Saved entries

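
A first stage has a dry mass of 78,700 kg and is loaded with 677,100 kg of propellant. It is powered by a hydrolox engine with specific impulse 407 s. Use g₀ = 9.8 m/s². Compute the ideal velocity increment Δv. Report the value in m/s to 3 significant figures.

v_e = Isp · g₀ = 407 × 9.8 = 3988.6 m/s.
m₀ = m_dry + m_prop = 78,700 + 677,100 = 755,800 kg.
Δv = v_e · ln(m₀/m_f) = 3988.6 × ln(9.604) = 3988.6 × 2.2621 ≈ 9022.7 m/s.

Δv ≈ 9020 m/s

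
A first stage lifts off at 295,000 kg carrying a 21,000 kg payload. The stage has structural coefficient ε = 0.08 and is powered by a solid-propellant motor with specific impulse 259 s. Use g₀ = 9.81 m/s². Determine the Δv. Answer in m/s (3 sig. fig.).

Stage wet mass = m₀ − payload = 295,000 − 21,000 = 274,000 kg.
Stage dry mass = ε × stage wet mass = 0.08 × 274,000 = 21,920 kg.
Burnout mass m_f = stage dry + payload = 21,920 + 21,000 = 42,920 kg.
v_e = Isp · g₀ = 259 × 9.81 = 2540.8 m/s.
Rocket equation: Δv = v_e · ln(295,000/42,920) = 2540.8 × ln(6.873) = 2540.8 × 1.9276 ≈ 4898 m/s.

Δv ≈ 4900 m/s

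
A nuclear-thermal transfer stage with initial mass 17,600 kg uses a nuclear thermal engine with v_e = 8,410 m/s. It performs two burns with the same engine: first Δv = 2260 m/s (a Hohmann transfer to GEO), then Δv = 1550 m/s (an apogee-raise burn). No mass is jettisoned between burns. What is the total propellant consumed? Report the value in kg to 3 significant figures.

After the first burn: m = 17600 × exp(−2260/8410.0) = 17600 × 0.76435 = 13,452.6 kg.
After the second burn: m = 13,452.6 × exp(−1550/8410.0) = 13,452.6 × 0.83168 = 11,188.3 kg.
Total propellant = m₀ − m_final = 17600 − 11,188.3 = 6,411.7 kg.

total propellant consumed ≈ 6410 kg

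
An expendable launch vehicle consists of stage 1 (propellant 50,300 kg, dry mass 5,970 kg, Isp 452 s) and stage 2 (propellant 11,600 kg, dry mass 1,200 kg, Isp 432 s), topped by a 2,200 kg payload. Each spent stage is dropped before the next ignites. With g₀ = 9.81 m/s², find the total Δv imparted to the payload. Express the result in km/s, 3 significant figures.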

==

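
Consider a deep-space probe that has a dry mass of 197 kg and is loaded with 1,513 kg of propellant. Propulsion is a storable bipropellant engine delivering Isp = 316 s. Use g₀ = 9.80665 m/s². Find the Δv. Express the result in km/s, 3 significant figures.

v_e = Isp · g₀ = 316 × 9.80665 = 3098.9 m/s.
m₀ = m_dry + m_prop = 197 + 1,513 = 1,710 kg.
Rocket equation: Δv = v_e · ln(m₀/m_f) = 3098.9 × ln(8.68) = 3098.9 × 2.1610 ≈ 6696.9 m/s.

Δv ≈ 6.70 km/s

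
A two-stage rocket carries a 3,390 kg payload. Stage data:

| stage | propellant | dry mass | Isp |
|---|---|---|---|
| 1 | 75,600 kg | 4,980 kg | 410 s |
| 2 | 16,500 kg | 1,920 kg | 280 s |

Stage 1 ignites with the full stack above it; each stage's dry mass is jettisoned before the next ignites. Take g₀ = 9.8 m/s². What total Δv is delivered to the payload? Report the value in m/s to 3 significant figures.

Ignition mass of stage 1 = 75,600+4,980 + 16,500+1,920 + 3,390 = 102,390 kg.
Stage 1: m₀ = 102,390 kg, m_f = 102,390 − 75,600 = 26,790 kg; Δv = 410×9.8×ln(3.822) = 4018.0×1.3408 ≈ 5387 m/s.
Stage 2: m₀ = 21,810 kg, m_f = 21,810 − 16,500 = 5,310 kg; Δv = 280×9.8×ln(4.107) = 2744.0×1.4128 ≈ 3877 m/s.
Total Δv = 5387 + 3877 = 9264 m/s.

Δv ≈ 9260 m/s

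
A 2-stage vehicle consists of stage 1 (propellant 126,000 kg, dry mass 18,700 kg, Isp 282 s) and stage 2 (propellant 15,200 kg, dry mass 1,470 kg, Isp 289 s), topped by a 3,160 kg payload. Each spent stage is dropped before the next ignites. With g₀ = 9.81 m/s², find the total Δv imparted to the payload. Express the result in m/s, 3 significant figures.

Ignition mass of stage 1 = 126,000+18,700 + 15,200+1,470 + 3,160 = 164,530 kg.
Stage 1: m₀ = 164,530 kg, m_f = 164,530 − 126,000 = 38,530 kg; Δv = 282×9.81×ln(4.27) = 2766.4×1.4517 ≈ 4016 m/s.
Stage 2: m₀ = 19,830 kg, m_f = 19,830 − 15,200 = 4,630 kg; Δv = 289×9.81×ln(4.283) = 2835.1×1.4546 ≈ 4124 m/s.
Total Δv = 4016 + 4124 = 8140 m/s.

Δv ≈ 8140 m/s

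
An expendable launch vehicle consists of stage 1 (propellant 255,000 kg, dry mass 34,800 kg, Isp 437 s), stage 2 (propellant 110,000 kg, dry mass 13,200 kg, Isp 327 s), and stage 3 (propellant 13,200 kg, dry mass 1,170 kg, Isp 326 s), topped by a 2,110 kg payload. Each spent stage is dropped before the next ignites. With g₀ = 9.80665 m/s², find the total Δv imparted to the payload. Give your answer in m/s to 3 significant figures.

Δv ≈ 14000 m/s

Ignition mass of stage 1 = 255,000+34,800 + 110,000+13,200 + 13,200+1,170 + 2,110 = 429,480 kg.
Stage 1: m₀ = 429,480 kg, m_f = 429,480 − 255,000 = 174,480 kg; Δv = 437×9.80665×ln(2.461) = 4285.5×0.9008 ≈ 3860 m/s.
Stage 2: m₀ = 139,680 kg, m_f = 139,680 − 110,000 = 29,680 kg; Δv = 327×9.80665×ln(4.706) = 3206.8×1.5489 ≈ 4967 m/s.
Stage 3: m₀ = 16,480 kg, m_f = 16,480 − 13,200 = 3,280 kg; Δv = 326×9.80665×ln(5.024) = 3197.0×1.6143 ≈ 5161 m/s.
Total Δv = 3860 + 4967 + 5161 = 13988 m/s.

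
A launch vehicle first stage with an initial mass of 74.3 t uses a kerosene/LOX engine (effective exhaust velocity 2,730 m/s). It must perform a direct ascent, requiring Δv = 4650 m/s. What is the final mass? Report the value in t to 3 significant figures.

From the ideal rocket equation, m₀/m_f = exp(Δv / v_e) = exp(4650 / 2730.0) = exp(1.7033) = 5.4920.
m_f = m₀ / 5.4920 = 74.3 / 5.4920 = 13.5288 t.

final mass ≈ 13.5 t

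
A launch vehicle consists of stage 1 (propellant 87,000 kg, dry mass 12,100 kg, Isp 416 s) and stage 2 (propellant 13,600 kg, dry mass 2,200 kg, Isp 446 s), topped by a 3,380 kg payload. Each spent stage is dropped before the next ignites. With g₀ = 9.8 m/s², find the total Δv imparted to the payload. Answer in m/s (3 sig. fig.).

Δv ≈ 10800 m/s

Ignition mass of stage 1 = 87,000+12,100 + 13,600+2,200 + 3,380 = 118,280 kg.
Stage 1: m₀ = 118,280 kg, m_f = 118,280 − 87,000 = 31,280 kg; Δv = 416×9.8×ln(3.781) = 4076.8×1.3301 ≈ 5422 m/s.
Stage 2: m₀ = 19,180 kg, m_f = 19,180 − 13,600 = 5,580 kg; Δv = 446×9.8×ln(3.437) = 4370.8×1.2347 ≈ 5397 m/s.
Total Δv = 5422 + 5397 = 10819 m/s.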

* * *

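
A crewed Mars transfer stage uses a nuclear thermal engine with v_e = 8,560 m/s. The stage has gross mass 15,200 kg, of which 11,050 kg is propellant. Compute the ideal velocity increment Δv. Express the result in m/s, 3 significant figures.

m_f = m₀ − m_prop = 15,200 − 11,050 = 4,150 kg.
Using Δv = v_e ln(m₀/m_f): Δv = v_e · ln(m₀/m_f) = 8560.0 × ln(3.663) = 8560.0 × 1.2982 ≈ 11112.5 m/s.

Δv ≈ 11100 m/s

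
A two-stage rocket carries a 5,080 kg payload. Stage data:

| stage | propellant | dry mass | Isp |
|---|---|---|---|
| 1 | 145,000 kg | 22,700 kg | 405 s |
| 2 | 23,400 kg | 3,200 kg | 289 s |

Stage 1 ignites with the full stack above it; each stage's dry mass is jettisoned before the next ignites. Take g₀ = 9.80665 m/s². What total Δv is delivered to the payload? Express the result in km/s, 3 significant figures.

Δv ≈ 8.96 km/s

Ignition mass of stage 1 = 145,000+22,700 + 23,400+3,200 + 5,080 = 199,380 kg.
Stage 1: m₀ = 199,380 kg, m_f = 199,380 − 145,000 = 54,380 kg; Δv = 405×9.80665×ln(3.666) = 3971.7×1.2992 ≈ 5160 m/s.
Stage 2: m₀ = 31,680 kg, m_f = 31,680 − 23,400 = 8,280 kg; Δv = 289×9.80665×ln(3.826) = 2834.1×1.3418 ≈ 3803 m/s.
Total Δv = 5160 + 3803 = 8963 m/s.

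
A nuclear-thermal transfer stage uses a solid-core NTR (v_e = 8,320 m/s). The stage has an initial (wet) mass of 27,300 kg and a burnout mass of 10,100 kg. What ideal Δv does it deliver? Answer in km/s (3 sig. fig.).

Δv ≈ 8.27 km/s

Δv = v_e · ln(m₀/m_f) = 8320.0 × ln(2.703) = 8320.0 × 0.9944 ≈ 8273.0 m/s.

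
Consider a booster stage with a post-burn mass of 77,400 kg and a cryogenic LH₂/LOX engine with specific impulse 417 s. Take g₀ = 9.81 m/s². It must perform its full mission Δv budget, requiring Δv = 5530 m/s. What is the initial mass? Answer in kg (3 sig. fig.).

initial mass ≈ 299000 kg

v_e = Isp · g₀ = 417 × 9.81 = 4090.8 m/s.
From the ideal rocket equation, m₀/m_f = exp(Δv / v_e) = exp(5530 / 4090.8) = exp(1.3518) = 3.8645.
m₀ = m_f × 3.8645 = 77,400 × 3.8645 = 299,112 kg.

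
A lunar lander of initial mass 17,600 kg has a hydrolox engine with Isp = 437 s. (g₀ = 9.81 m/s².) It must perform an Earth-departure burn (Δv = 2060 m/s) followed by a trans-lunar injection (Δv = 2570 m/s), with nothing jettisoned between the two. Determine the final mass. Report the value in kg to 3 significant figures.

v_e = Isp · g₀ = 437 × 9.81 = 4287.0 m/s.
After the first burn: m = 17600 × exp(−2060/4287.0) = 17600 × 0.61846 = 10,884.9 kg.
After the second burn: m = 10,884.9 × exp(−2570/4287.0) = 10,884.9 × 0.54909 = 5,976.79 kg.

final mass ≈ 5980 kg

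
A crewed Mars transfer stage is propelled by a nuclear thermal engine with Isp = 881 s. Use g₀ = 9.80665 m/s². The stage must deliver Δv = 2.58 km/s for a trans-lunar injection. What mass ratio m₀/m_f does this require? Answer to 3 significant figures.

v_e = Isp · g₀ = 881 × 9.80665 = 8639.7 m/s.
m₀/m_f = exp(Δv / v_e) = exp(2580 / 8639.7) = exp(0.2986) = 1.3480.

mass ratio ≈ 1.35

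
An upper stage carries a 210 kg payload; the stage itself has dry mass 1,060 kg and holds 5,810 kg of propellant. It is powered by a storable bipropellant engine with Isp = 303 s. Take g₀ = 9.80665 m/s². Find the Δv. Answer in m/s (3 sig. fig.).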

Problem description |
Lines from the entries that contain the string "carries" must be found and copied.

Result |
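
A two-stage rocket carries a 3,390 kg payload. Stage data:
A two-stage rocket carries a 5,080 kg payload. Stage data:
An upper stage carries a 210 kg payload; the stage itself has dry mass 1,060 kg and holds 5,810 kg of propellant. It is powered by a storable bipropellant engine with Isp = 303 s. Take g₀ = 9.80665 m/s². Find the Δv. Answer in m/s (3 sig. fig.).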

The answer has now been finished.